» DESCRIPTION OF THE TASK:
Below are the records; give again exactly the lines that run from the one with "Aisha owes $5,939.00" through the last line.

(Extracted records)
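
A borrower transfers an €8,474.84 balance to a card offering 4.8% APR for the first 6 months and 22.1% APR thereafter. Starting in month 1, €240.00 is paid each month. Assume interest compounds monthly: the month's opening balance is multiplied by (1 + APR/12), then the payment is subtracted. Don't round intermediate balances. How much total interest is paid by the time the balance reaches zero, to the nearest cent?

Promo months 1–6 at r₀ = 4.8%/12 = 0.004; months 7+ at r₁ = 22.1%/12 = 0.0184167.
After month 6: iterate B ← B·(1+r₀) − €240.00 for 6 months → €7,225.80.
Then at r₁ with €240.00/mo: n₂ = −ln(1 − r₁·B/P)/ln(1+r₁) ≈ 44.30 → 45 more payments.
Total paid = 50·€240.00 + €73.47 = €12,073.47; interest = €12,073.47 − €8,474.84 = €3,598.63.

€3,598.63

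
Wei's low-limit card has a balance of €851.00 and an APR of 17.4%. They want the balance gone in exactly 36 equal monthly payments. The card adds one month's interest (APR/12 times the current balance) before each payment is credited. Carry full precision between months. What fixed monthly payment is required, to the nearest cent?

Monthly rate r = 17.4%/12 = 1.45% = 0.0145.
Level-payment amortization: P = B₀·r / (1 − (1+r)^(−n)) = 851.00·0.0145 / (1 − 1.0145^(−36)).
Denominator 1 − (1+r)^(−36) = 0.404439137.
P = 12.3395 / 0.404439137 ≈ 30.51.

€30.51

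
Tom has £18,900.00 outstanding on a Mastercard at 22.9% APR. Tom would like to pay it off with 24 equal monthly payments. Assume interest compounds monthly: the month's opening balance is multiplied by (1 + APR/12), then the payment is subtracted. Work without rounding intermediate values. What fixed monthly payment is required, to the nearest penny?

Monthly rate r = 22.9%/12 = 1.90833% = 0.0190833.
Level-payment amortization: P = B₀·r / (1 − (1+r)^(−n)) = 18900.00·0.0190833 / (1 − 1.01908^(−24)).
Denominator 1 − (1+r)^(−24) = 0.364717013.
P = 360.675 / 0.364717013 ≈ 988.92.

£988.92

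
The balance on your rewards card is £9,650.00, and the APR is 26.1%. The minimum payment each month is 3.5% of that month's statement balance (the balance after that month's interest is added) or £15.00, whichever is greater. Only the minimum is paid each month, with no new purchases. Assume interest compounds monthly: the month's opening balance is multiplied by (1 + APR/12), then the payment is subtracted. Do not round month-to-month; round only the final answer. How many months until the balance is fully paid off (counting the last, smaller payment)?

266 months

Monthly rate r = 26.1%/12 = 2.175% = 0.02175.
While 3.5% of the post-interest balance exceeds £15.00, each month B ← (B·(1+r))·(1 − 0.035), i.e. B shrinks by the factor (1+r)·0.965 = 0.98599.
This holds for months 1–223. Entering month 224 the balance is £414.93; 3.5% of the post-interest balance is now below £15.00, so the flat £15.00 minimum applies from here.
From month 224 a fixed £15.00 at rate r clears £414.93 in 43 more payments. Total: 223 + 43 = 266 months.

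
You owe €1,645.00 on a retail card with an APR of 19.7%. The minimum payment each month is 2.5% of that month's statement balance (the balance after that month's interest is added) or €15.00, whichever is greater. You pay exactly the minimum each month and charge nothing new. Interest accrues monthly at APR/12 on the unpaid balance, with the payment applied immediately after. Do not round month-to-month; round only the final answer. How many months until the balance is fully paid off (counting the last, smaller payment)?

Monthly rate r = 19.7%/12 = 1.64167% = 0.0164167.
While 2.5% of the post-interest balance exceeds €15.00, each month B ← (B·(1+r))·(1 − 0.025), i.e. B shrinks by the factor (1+r)·0.975 = 0.99101.
This holds for months 1–114. Entering month 115 the balance is €587.32; 2.5% of the post-interest balance is now below €15.00, so the flat €15.00 minimum applies from here.
From month 115 a fixed €15.00 at rate r clears €587.32 in 64 more payments. Total: 114 + 64 = 178 months.

178 months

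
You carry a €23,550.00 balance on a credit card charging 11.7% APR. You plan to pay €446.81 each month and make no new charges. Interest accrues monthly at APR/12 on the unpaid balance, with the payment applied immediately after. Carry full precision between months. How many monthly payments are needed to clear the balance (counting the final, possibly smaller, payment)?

Monthly rate r = 11.7%/12 = 0.975% = 0.00975.
Recurrence: B ← B·(1+r) − €446.81.
Month 1: interest €229.61; balance after payment €23,332.80.
Month 2: interest €227.49; balance after payment €23,113.49.
Closed form: n = −ln(1 − rB₀/P)/ln(1+r) = −ln(0.48611)/ln(1.00975) ≈ 74.342, so the balance reaches zero during payment 75.

75 payments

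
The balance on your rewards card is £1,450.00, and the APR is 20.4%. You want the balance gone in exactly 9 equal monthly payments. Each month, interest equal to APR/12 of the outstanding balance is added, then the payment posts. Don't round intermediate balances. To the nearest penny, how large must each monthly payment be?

Monthly rate r = 20.4%/12 = 1.7% = 0.017.
Level-payment amortization: P = B₀·r / (1 − (1+r)^(−n)) = 1450.00·0.017 / (1 − 1.017^(−9)).
Denominator 1 − (1+r)^(−9) = 0.14076606.
P = 24.65 / 0.14076606 ≈ 175.11.

£175.11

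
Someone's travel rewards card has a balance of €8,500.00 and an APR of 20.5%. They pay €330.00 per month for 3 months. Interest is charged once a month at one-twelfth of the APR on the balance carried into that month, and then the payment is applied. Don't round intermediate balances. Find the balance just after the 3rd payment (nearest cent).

€7,936.10

Monthly rate r = 20.5%/12 = 1.70833% = 0.0170833.
Each month: B ← B·(1+r) − €330.00.
Month 1: interest €145.21; balance after payment €8,315.21.
Month 2: interest €142.05; balance after payment €8,127.26.
Month 3: interest €138.84; balance after payment €7,936.10.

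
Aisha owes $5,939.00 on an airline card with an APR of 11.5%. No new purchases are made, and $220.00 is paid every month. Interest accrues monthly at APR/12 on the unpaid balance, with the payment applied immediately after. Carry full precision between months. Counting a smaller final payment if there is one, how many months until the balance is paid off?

32 months

Monthly rate r = 11.5%/12 = 0.958333% = 0.00958333.
Recurrence: B ← B·(1+r) − $220.00.
Month 1: interest $56.92; balance after payment $5,775.92.
Month 2: interest $55.35; balance after payment $5,611.27.
Closed form: n = −ln(1 − rB₀/P)/ln(1+r) = −ln(0.74129)/ln(1.00958) ≈ 31.387, so the balance reaches zero during payment 32.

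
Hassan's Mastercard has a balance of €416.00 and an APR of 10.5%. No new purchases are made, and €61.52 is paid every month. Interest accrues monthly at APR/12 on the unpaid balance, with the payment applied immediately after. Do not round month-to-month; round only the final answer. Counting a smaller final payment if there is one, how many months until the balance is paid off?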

» OUTPUT OF THE EXERCISE:
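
Aisha owes $5,939.00 on an airline card with an APR of 11.5%. No new purchases are made, and $220.00 is paid every month. Interest accrues monthly at APR/12 on the unpaid balance, with the payment applied immediately after. Carry full precision between months. Counting a smaller final payment if there is one, how many months until the balance is paid off?

32 months

Monthly rate r = 11.5%/12 = 0.958333% = 0.00958333.
Recurrence: B ← B·(1+r) − $220.00.
Month 1: interest $56.92; balance after payment $5,775.92.
Month 2: interest $55.35; balance after payment $5,611.27.
Closed form: n = −ln(1 − rB₀/P)/ln(1+r) = −ln(0.74129)/ln(1.00958) ≈ 31.387, so the balance reaches zero during payment 32.

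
Hassan's Mastercard has a balance of €416.00 and an APR of 10.5%. No new purchases are made, and €61.52 is paid every month. Interest accrues monthly at APR/12 on the unpaid balance, with the payment applied immediately after. Do not round month-to-month; round only the final answer. Counting a smaller final payment if there is one, how many months until the balance is paid off?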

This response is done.